(AVAILABLE DATA begins)
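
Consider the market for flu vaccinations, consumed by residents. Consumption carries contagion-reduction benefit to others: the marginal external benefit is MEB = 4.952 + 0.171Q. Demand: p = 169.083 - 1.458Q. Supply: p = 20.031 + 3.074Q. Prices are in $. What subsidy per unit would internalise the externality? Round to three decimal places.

subsidy = $10.991 per unit

Social marginal benefit = demand + MEB = 174.035 - 1.287Q.
Set SMB = MC: 174.035 - 1.287Q = 20.031 + 3.074Q → Q* = 35.3139.
The Pigouvian subsidy equals MEB at Q*: 4.952 + 0.171×35.3139 = 10.9907.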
(AVAILABLE DATA ends)
◆ INSTRUCTIONS FOR THE TASK: The complete material should be output once more, word for word.

◆ COMPLETED EXERCISE:
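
Consider the market for flu vaccinations, consumed by residents. Consumption carries contagion-reduction benefit to others: the marginal external benefit is MEB = 4.952 + 0.171Q. Demand: p = 169.083 - 1.458Q. Supply: p = 20.031 + 3.074Q. Prices are in $. What subsidy per unit would internalise the externality? Round to three decimal places.

subsidy = $10.991 per unit

Social marginal benefit = demand + MEB = 174.035 - 1.287Q.
Set SMB = MC: 174.035 - 1.287Q = 20.031 + 3.074Q → Q* = 35.3139.
The Pigouvian subsidy equals MEB at Q*: 4.952 + 0.171×35.3139 = 10.9907.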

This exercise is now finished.